_PROBLEM DETAILS:_
Starting at the first line of the records below, transcribe each line exactly, ending with the line that contains "For every non-terminal".

_INFORMATION:_
▼

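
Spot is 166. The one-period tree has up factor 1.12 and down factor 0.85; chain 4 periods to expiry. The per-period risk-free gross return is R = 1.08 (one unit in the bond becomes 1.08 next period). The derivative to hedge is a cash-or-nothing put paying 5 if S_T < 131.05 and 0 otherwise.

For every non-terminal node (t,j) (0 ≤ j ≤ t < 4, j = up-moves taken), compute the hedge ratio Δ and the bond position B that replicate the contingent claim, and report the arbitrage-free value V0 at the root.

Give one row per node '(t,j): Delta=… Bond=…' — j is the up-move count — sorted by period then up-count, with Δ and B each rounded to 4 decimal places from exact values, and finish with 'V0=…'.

(0,0): Delta=-0.0050 Bond=0.8670
(1,0): Delta=-0.0284 Bond=4.2428
(1,1): Delta=-0.0019 Bond=0.3614
(2,0): Delta=-0.1218 Bond=15.7826
(2,1): Delta=-0.0161 Bond=2.6343
(2,2): Delta=0.0000 Bond=0.0000
(3,0): Delta=0.0000 Bond=4.6296
(3,1): Delta=-0.1379 Bond=19.2044
(3,2): Delta=0.0000 Bond=0.0000
(3,3): Delta=0.0000 Bond=0.0000
V0=0.0425

No-arbitrage ⇒ martingale measure with p* = (R−d)/(u−d) = 0.8519.
Payoff layer (t=4): V(4,0)=5.0000, V(4,1)=5.0000, V(4,2)=0.0000, V(4,3)=0.0000, V(4,4)=0.0000
  t=3,j=0: stock 101.9447 → up 114.1781 (V=5.0000), down 86.6530 (V=5.0000). Price 4.6296; hedge Δ=0.0000, bond B=4.6296.
  t=3,j=1: stock 134.3272 → up 150.4465 (V=0.0000), down 114.1781 (V=5.0000). Price 0.6859; hedge Δ=-0.1379, bond B=19.2044.
  t=3,j=2: stock 176.9958 → up 198.2353 (V=0.0000), down 150.4465 (V=0.0000). Price 0.0000; hedge Δ=0.0000, bond B=0.0000.
  t=3,j=3: stock 233.2180 → up 261.2042 (V=0.0000), down 198.2353 (V=0.0000). Price 0.0000; hedge Δ=0.0000, bond B=0.0000.
  t=2,j=0: stock 119.9350 → up 134.3272 (V=0.6859), down 101.9447 (V=4.6296). Price 1.1760; hedge Δ=-0.1218, bond B=15.7826.
  t=2,j=1: stock 158.0320 → up 176.9958 (V=0.0000), down 134.3272 (V=0.6859). Price 0.0941; hedge Δ=-0.0161, bond B=2.6343.
  t=2,j=2: stock 208.2304 → up 233.2180 (V=0.0000), down 176.9958 (V=0.0000). Price 0.0000; hedge Δ=0.0000, bond B=0.0000.
  t=1,j=0: stock 141.1000 → up 158.0320 (V=0.0941), down 119.9350 (V=1.1760). Price 0.2355; hedge Δ=-0.0284, bond B=4.2428.
  t=1,j=1: stock 185.9200 → up 208.2304 (V=0.0000), down 158.0320 (V=0.0941). Price 0.0129; hedge Δ=-0.0019, bond B=0.3614.
  t=0,j=0: stock 166.0000 → up 185.9200 (V=0.0129), down 141.1000 (V=0.2355). Price 0.0425; hedge Δ=-0.0050, bond B=0.8670.
Check: Δ(0,0)·S0 + B(0,0) = 0.0425 = V0.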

▲

_WRITTEN ANSWER:_
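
Spot is 166. The one-period tree has up factor 1.12 and down factor 0.85; chain 4 periods to expiry. The per-period risk-free gross return is R = 1.08 (one unit in the bond becomes 1.08 next period). The derivative to hedge is a cash-or-nothing put paying 5 if S_T < 131.05 and 0 otherwise.

For every non-terminal node (t,j) (0 ≤ j ≤ t < 4, j = up-moves taken), compute the hedge ratio Δ and the bond position B that replicate the contingent claim, and report the arbitrage-free value V0 at the root.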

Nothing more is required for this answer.